** AIM OF THE EXERCISE **
Could you write out the line containing "What is the distance from S(-14, 99, -28)" and all the lines below it in the data, exactly, through the final one and nothing else?
───── THE DATA ─────
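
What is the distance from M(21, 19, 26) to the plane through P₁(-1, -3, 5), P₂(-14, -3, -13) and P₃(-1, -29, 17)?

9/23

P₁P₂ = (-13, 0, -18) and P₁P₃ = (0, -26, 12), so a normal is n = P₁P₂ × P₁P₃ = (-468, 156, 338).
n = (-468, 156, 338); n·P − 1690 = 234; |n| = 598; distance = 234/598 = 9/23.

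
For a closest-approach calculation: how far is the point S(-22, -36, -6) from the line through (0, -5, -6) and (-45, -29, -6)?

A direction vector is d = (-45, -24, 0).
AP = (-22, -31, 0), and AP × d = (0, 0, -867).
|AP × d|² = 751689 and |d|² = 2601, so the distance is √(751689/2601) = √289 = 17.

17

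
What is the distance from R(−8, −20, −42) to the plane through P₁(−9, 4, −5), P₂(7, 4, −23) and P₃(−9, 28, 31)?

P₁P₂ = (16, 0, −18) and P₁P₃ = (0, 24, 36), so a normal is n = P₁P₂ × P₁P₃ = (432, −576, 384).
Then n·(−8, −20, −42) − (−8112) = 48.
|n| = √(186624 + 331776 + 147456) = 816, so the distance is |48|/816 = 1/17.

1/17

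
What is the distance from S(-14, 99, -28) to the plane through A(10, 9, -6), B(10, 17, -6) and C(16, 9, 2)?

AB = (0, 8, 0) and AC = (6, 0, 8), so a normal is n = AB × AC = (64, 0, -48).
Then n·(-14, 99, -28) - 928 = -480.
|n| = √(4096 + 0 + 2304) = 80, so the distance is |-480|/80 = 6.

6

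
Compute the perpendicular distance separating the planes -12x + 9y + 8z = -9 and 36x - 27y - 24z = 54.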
─────
** ANSWER TO THIS TASK **
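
What is the distance from S(-14, 99, -28) to the plane through A(10, 9, -6), B(10, 17, -6) and C(16, 9, 2)?

AB = (0, 8, 0) and AC = (6, 0, 8), so a normal is n = AB × AC = (64, 0, -48).
Then n·(-14, 99, -28) - 928 = -480.
|n| = √(4096 + 0 + 2304) = 80, so the distance is |-480|/80 = 6.

6

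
Compute the perpendicular distance separating the planes -12x + 9y + 8z = -9 and 36x - 27y - 24z = 54.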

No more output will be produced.